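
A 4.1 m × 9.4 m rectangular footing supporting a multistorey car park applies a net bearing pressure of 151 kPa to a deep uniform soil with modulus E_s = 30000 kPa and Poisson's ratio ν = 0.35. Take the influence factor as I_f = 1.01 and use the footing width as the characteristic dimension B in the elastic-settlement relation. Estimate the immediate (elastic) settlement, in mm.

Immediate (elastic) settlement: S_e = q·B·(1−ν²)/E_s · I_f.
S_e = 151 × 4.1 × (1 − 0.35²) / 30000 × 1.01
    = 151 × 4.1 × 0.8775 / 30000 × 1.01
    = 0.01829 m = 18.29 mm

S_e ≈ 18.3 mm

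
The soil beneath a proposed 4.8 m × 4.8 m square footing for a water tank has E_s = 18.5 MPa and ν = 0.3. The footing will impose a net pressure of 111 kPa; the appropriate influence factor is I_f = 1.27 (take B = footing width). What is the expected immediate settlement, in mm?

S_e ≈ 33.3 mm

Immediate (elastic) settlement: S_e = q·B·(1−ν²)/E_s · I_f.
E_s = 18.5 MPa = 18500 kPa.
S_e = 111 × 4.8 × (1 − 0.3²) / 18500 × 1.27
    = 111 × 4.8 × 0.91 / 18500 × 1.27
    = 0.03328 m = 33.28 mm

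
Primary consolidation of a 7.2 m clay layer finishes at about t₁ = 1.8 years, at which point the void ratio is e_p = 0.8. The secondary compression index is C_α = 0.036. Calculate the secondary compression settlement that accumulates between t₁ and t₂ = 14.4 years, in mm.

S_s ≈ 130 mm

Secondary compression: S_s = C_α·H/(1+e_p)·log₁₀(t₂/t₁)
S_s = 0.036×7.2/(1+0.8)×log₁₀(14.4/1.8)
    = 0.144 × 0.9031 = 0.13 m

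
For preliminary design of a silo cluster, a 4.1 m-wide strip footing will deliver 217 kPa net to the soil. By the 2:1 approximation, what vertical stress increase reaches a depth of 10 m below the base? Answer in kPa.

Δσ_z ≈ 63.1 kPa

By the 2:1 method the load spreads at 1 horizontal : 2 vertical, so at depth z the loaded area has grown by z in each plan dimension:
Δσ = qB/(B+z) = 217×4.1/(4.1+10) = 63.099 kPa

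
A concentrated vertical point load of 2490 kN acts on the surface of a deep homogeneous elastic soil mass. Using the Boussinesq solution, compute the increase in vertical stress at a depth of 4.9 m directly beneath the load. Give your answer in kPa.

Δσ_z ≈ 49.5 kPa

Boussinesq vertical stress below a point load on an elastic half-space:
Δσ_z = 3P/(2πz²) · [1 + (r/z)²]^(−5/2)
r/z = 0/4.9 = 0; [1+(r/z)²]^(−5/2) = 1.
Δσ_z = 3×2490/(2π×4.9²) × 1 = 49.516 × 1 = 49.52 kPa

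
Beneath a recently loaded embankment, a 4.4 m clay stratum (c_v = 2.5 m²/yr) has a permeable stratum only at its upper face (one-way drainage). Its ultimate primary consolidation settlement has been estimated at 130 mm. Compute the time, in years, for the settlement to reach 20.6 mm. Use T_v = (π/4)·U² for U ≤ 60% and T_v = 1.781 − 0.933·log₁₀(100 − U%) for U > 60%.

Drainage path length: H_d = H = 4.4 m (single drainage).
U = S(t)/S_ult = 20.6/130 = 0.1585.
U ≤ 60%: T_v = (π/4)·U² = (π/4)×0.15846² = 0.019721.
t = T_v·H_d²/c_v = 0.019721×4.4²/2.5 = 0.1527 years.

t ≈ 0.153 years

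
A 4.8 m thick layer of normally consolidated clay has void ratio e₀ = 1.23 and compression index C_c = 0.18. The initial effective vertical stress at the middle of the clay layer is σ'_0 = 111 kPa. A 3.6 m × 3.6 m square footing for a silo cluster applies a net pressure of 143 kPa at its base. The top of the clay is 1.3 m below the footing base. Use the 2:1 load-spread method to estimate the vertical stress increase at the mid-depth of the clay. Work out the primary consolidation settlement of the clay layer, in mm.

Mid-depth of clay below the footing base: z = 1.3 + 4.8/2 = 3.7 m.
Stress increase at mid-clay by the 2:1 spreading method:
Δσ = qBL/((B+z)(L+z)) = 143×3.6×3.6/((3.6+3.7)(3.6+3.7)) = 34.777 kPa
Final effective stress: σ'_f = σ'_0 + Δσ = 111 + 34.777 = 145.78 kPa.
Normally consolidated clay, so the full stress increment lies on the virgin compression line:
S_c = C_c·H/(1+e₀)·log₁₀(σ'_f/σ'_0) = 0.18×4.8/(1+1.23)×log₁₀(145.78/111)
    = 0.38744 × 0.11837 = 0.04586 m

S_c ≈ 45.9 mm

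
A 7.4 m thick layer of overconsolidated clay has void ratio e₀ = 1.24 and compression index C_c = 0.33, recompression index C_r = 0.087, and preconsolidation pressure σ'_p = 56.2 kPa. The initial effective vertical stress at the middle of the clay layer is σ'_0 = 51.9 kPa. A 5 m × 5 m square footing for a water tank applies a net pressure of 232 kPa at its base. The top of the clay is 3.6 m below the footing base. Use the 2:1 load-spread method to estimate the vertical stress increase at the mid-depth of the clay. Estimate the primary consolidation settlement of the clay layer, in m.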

_Your instructions_. What you copy out must be exactly the lines from the line containing "A 4.8 m thick" through the end of the records.

_Exercise solution_.
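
A 4.8 m thick layer of normally consolidated clay has void ratio e₀ = 1.23 and compression index C_c = 0.18. The initial effective vertical stress at the middle of the clay layer is σ'_0 = 111 kPa. A 3.6 m × 3.6 m square footing for a silo cluster applies a net pressure of 143 kPa at its base. The top of the clay is 1.3 m below the footing base. Use the 2:1 load-spread method to estimate the vertical stress increase at the mid-depth of the clay. Work out the primary consolidation settlement of the clay layer, in mm.

Mid-depth of clay below the footing base: z = 1.3 + 4.8/2 = 3.7 m.
Stress increase at mid-clay by the 2:1 spreading method:
Δσ = qBL/((B+z)(L+z)) = 143×3.6×3.6/((3.6+3.7)(3.6+3.7)) = 34.777 kPa
Final effective stress: σ'_f = σ'_0 + Δσ = 111 + 34.777 = 145.78 kPa.
Normally consolidated clay, so the full stress increment lies on the virgin compression line:
S_c = C_c·H/(1+e₀)·log₁₀(σ'_f/σ'_0) = 0.18×4.8/(1+1.23)×log₁₀(145.78/111)
    = 0.38744 × 0.11837 = 0.04586 m

S_c ≈ 45.9 mm

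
A 7.4 m thick layer of overconsolidated clay has void ratio e₀ = 1.24 and compression index C_c = 0.33, recompression index C_r = 0.087, and preconsolidation pressure σ'_p = 56.2 kPa. The initial effective vertical stress at the middle of the clay layer is σ'_0 = 51.9 kPa. A 5 m × 5 m square footing for a water tank applies a net pressure of 232 kPa at its base. The top of the clay is 3.6 m below the footing base. Use the 2:1 load-spread method to estimate the vertical stress increase at the mid-depth of the clay. Estimate the primary consolidation settlement of the clay layer, in m.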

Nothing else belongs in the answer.